Note how many lines in these entries contain "collects", and reply with that number alone.

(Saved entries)
——————————

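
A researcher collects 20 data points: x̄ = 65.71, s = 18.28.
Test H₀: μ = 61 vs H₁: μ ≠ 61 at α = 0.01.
One-sample t-test:
H₀: μ = 61
H₁: μ ≠ 61
df = n - 1 = 19
t = (x̄ - μ₀) / (s/√n) = (65.71 - 61) / (18.28/√20) = 1.152
p-value = 0.2635

Since p-value > α = 0.01, we fail to reject H₀.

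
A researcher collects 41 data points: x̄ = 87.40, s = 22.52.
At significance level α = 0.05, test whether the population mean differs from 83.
One-sample t-test:
H₀: μ = 83
H₁: μ ≠ 83
df = n - 1 = 40
t = (x̄ - μ₀) / (s/√n) = (87.40 - 83) / (22.52/√41) = 1.251
p-value = 0.2182

Since p-value > α = 0.05, we fail to reject H₀.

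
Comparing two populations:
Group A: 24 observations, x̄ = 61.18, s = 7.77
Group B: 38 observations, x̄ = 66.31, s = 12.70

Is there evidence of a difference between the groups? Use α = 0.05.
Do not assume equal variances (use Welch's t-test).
Welch's two-sample t-test:
H₀: μ₁ = μ₂
H₁: μ₁ ≠ μ₂
s₁²/n₁ = 7.77²/24 = 2.5155,  s₂²/n₂ = 12.70²/38 = 4.2445
SE = √(s₁²/n₁ + s₂²/n₂) = √(2.5155 + 4.2445) = 2.6000
df (Welch-Satterthwaite) = (s₁²/n₁ + s₂²/n₂)² / [(s₁²/n₁)²/(n₁-1) + (s₂²/n₂)²/(n₂-1)] ≈ 59.97
t = (x̄₁ - x̄₂) / SE = (61.18 - 66.31) / 2.6000 = -5.13 / 2.6000 = -1.973
p-value = 0.0531

Since p-value > α = 0.05, we fail to reject H₀.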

——————————

### Result below
2